_Task objective_. Search the listing below for lines that hold the word "Answer", and report only how many there are.

_Given data_.

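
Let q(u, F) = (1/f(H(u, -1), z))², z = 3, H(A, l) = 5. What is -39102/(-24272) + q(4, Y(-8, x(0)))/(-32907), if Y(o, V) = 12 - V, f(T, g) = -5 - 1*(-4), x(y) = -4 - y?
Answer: 643352621/399359352 ≈ 1.6110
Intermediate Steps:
f(T, g) = -1 (f(T, g) = -5 + 4 = -1)
q(u, F) = 1 (q(u, F) = (1/(-1))² = (-1)² = 1)
-39102/(-24272) + q(4, Y(-8, x(0)))/(-32907) = -39102/(-24272) + 1/(-32907) = -39102*(-1/24272) + 1*(-1/32907) = 19551/12136 - 1/32907 = 643352621/399359352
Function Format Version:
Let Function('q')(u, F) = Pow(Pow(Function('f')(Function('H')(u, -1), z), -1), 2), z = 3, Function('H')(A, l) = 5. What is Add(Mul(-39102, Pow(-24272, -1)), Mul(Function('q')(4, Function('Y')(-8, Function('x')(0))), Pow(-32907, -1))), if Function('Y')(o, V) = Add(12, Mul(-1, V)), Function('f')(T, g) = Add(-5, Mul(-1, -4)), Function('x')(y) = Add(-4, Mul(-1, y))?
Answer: Rational(643352621, 399359352) ≈ 1.6110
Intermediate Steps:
Function('f')(T, g) = -1 (Function('f')(T, g) = Add(-5, 4) = -1)
Function('q')(u, F) = 1 (Function('q')(u, F) = Pow(Pow(-1, -1), 2) = Pow(-1, 2) = 1)
Add(Mul(-39102, Pow(-24272, -1)), Mul(Function('q')(4, Function('Y')(-8, Function('x')(0))), Pow(-32907, -1))) = Add(Mul(-39102, Pow(-24272, -1)), Mul(1, Pow(-32907, -1))) = Add(Mul(-39102, Rational(-1, 24272)), Mul(1, Rational(-1, 32907))) = Add(Rational(19551, 12136), Rational(-1, 32907)) = Rational(643352621, 399359352)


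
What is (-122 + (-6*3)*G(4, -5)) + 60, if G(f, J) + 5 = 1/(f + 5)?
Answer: 26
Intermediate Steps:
G(f, J) = -5 + 1/(5 + f) (G(f, J) = -5 + 1/(f + 5) = -5 + 1/(5 + f))
(-122 + (-6*3)*G(4, -5)) + 60 = (-122 + (-6*3)*((-24 - 5*4)/(5 + 4))) + 60 = (-122 - 18*(-24 - 20)/9) + 60 = (-122 - 2*(-44)) + 60 = (-122 - 18*(-44/9)) + 60 = (-122 + 88) + 60 = -34 + 60 = 26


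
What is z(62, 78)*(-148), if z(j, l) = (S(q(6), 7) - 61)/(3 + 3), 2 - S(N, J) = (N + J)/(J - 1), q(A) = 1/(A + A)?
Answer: 160321/108 ≈ 1484.5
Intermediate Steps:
q(A) = 1/(2*A)
S(N, J) = 2 - (J + N)/(-1 + J) (S(N, J) = 2 - (N + J)/(J - 1) = 2 - (J + N)/(-1 + J))
z(j, l) = -4333/432 (z(j, l) = ((-2 + 7 - 1/(2*6))/(-1 + 7) - 61)/(3 + 3) = ((-2 + 7 - 1/(2*6))/6 - 61)/6 = ((-2 + 7 - 1*1/12)/6 - 61)*(⅙) = ((-2 + 7 - 1/12)/6 - 61)*(⅙) = ((⅙)*(59/12) - 61)*(⅙) = (59/72 - 61)*(⅙) = -4333/72*⅙ = -4333/432)
z(62, 78)*(-148) = -4333/432*(-148) = 160321/108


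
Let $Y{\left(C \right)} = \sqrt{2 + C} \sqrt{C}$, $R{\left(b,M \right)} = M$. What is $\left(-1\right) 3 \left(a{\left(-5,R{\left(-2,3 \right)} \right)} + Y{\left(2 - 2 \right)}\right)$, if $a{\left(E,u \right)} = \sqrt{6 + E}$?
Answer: $-3$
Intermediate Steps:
$Y{\left(C \right)} = \sqrt{C} \sqrt{2 + C}$
$\left(-1\right) 3 \left(a{\left(-5,R{\left(-2,3 \right)} \right)} + Y{\left(2 - 2 \right)}\right) = \left(-1\right) 3 \left(\sqrt{6 - 5} + \sqrt{2 - 2} \sqrt{2 + \left(2 - 2\right)}\right) = - 3 \left(\sqrt{1} + \sqrt{0} \sqrt{2 + 0}\right) = - 3 \left(1 + 0 \sqrt{2}\right) = - 3 \left(1 + 0\right) = \left(-3\right) 1 = -3$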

_Response to the exercise_. 5